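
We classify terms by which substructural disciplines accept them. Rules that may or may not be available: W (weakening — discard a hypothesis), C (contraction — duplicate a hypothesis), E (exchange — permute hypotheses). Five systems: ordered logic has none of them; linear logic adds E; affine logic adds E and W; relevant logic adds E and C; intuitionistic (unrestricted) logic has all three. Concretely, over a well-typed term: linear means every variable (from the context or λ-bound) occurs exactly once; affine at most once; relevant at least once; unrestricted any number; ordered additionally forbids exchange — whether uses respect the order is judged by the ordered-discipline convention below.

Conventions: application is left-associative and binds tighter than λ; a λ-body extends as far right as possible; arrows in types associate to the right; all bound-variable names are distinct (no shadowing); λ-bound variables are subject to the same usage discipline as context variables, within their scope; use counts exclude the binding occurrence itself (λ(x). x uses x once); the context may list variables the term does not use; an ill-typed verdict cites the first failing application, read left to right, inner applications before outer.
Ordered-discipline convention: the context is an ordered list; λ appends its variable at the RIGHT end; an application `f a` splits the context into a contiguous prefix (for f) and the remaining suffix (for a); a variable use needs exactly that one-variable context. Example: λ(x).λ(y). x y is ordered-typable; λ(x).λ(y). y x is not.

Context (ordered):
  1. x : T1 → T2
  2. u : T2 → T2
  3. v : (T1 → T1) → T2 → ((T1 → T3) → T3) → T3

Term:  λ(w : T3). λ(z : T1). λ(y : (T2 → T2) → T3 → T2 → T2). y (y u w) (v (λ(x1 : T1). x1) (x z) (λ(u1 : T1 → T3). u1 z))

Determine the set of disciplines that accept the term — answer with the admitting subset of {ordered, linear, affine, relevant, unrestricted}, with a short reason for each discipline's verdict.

accepted by: relevant, unrestricted
usage: x: 1×, u: 1×, v: 1×, w [bound]: 1×, z [bound]: 2×, y [bound]: 2×, x1 [bound]: 1×, u1 [bound]: 1×
use order (left to right): y, y, u, w, v, x1, x, z, u1, z
typing: well-typed at T3 → T1 → ((T2 → T2) → T3 → T2 → T2) → T2 → T2
ordered ✗ (uses contraction: z ×2, y ×2)
linear ✗ (uses contraction: z ×2, y ×2)
affine ✗ (uses contraction: z ×2, y ×2)
relevant ✓ (every one of x, u, v, w, z, y, x1, u1 appears)
unrestricted ✓ (simply typable at T3 → T1 → ((T2 → T2) → T3 → T2 → T2) → T2 → T2; W, C, E all held)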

****

### INSTRUCTIONS FOR THE TASK
Set down the material above exactly, in full.

### YOUR RESPONSE
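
We classify terms by which substructural disciplines accept them. Rules that may or may not be available: W (weakening — discard a hypothesis), C (contraction — duplicate a hypothesis), E (exchange — permute hypotheses). Five systems: ordered logic has none of them; linear logic adds E; affine logic adds E and W; relevant logic adds E and C; intuitionistic (unrestricted) logic has all three. Concretely, over a well-typed term: linear means every variable (from the context or λ-bound) occurs exactly once; affine at most once; relevant at least once; unrestricted any number; ordered additionally forbids exchange — whether uses respect the order is judged by the ordered-discipline convention below.

Conventions: application is left-associative and binds tighter than λ; a λ-body extends as far right as possible; arrows in types associate to the right; all bound-variable names are distinct (no shadowing); λ-bound variables are subject to the same usage discipline as context variables, within their scope; use counts exclude the binding occurrence itself (λ(x). x uses x once); the context may list variables the term does not use; an ill-typed verdict cites the first failing application, read left to right, inner applications before outer.
Ordered-discipline convention: the context is an ordered list; λ appends its variable at the RIGHT end; an application `f a` splits the context into a contiguous prefix (for f) and the remaining suffix (for a); a variable use needs exactly that one-variable context. Example: λ(x).λ(y). x y is ordered-typable; λ(x).λ(y). y x is not.

Context (ordered):
  1. x : T1 → T2
  2. u : T2 → T2
  3. v : (T1 → T1) → T2 → ((T1 → T3) → T3) → T3

Term:  λ(w : T3). λ(z : T1). λ(y : (T2 → T2) → T3 → T2 → T2). y (y u w) (v (λ(x1 : T1). x1) (x z) (λ(u1 : T1 → T3). u1 z))

Determine the set of disciplines that accept the term — answer with the admitting subset of {ordered, linear, affine, relevant, unrestricted}, with a short reason for each discipline's verdict.

accepted by: relevant, unrestricted
usage: x: 1×, u: 1×, v: 1×, w [bound]: 1×, z [bound]: 2×, y [bound]: 2×, x1 [bound]: 1×, u1 [bound]: 1×
use order (left to right): y, y, u, w, v, x1, x, z, u1, z
typing: well-typed at T3 → T1 → ((T2 → T2) → T3 → T2 → T2) → T2 → T2
ordered ✗ (uses contraction: z ×2, y ×2)
linear ✗ (uses contraction: z ×2, y ×2)
affine ✗ (uses contraction: z ×2, y ×2)
relevant ✓ (every one of x, u, v, w, z, y, x1, u1 appears)
unrestricted ✓ (simply typable at T3 → T1 → ((T2 → T2) → T3 → T2 → T2) → T2 → T2; W, C, E all held)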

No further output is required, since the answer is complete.